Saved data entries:
━━━━━━━━━━━━━━━━
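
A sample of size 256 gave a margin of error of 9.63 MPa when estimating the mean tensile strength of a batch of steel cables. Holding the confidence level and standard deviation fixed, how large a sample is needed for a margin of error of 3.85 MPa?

Margin of error scales as 1/√n, so n₂ = n₁·(E₁/E₂)².
n₂ = 256 × (9.63/3.85)² = 256 × 6.256 = 1601.54
Round up: n₂ = 1602.

1602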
━━━━━━━━━━━━━━━━
◆ What you need to do: The complete set of entries is to be restated word for word.

◆ Output for this exercise:
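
A sample of size 256 gave a margin of error of 9.63 MPa when estimating the mean tensile strength of a batch of steel cables. Holding the confidence level and standard deviation fixed, how large a sample is needed for a margin of error of 3.85 MPa?

Margin of error scales as 1/√n, so n₂ = n₁·(E₁/E₂)².
n₂ = 256 × (9.63/3.85)² = 256 × 6.256 = 1601.54
Round up: n₂ = 1602.

1602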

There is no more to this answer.